* Material shown *
-*-
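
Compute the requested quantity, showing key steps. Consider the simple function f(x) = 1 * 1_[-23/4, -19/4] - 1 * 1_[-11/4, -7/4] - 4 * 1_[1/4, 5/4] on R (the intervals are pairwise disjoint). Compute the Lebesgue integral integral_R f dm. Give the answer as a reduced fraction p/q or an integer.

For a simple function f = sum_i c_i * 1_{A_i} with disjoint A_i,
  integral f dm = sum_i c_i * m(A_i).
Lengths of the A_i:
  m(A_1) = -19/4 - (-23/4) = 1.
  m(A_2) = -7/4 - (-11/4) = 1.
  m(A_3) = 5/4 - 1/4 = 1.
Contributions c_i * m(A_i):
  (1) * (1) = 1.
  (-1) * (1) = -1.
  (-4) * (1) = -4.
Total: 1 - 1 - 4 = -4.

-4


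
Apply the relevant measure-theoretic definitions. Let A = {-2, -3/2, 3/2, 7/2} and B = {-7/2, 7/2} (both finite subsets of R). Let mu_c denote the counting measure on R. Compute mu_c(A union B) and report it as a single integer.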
-*-
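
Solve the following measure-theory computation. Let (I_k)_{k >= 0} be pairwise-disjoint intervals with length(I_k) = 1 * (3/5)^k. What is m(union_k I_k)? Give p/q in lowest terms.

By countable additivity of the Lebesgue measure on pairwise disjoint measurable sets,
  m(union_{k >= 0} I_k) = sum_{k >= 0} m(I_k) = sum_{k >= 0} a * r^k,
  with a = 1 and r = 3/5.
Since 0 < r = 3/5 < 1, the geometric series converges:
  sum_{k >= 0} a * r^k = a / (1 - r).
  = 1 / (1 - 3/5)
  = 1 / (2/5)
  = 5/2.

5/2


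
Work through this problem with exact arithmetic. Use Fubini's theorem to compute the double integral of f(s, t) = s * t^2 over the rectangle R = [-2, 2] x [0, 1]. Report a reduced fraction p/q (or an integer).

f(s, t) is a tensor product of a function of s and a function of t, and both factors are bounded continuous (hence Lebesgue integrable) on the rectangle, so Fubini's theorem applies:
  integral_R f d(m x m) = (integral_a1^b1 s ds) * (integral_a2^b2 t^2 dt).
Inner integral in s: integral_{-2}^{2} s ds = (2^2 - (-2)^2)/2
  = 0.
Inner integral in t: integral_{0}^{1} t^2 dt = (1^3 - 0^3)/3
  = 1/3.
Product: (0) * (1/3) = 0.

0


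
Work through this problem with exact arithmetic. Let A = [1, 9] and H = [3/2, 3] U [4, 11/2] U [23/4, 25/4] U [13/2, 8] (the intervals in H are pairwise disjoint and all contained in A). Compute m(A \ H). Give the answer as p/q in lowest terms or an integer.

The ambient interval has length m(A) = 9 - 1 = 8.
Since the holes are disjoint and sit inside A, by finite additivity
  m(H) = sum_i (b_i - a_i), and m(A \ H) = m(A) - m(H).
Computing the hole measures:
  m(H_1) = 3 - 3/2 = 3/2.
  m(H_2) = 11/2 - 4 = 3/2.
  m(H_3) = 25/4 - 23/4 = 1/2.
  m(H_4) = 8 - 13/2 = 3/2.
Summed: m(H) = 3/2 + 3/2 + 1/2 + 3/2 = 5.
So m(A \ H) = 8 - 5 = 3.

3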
-*-
* What to do *
Take the listing above and repeat exactly the lines from the one containing "Compute the requested" through the one containing "Apply the relevant", both included.

* Solution to this task *
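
Compute the requested quantity, showing key steps. Consider the simple function f(x) = 1 * 1_[-23/4, -19/4] - 1 * 1_[-11/4, -7/4] - 4 * 1_[1/4, 5/4] on R (the intervals are pairwise disjoint). Compute the Lebesgue integral integral_R f dm. Give the answer as a reduced fraction p/q or an integer.

For a simple function f = sum_i c_i * 1_{A_i} with disjoint A_i,
  integral f dm = sum_i c_i * m(A_i).
Lengths of the A_i:
  m(A_1) = -19/4 - (-23/4) = 1.
  m(A_2) = -7/4 - (-11/4) = 1.
  m(A_3) = 5/4 - 1/4 = 1.
Contributions c_i * m(A_i):
  (1) * (1) = 1.
  (-1) * (1) = -1.
  (-4) * (1) = -4.
Total: 1 - 1 - 4 = -4.

-4


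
Apply the relevant measure-theoretic definitions. Let A = {-2, -3/2, 3/2, 7/2} and B = {-7/2, 7/2} (both finite subsets of R). Let mu_c denote the counting measure on R. Compute mu_c(A union B) and report it as a single integer.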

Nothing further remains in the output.